(GOAL OF THE EXERCISE) These entries are to be set down again exactly.

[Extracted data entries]
⁂

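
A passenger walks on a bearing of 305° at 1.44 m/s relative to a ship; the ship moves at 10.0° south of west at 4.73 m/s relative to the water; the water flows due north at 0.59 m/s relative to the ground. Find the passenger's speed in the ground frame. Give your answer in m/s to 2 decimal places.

In east/north components (m/s): passenger relative to ship = (-1.180, 0.826); ship relative to water = (-4.658, -0.821); water relative to ground = (0.000, 0.590).
Sum = (-5.838, 0.595) m/s.
Speed = |(-5.838, 0.595)| = 5.868 m/s.

5.87 m/s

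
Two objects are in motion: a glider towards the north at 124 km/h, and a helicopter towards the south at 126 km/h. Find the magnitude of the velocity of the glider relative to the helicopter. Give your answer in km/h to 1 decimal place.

250.0 km/h

Taking east as x and north as y: glider velocity = (0.000, 124.000) km/h; helicopter velocity = (0.000, -126.000) km/h.
Velocity of glider relative to helicopter = (0.000, 124.000) − (0.000, -126.000) = (0.000, 250.000) km/h.
Magnitude = |(0.000, 250.000)| = 250.000 km/h.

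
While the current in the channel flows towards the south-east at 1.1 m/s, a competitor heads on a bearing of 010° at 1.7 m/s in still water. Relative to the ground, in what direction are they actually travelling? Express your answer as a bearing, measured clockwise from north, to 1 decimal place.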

⁂

(TASK RESPONSE)
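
A passenger walks on a bearing of 305° at 1.44 m/s relative to a ship; the ship moves at 10.0° south of west at 4.73 m/s relative to the water; the water flows due north at 0.59 m/s relative to the ground. Find the passenger's speed in the ground frame. Give your answer in m/s to 2 decimal places.

In east/north components (m/s): passenger relative to ship = (-1.180, 0.826); ship relative to water = (-4.658, -0.821); water relative to ground = (0.000, 0.590).
Sum = (-5.838, 0.595) m/s.
Speed = |(-5.838, 0.595)| = 5.868 m/s.

5.87 m/s

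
Two objects are in motion: a glider towards the north at 124 km/h, and a helicopter towards the south at 126 km/h. Find the magnitude of the velocity of the glider relative to the helicopter. Give your answer in km/h to 1 decimal place.

250.0 km/h

Taking east as x and north as y: glider velocity = (0.000, 124.000) km/h; helicopter velocity = (0.000, -126.000) km/h.
Velocity of glider relative to helicopter = (0.000, 124.000) − (0.000, -126.000) = (0.000, 250.000) km/h.
Magnitude = |(0.000, 250.000)| = 250.000 km/h.

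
While the current in the channel flows towards the south-east at 1.1 m/s, a competitor heads on a bearing of 010° at 1.7 m/s in still water. Relative to the ground, in what direction are they actually travelling? Express your answer as a bearing, measured clockwise from north, to 1 decimal place.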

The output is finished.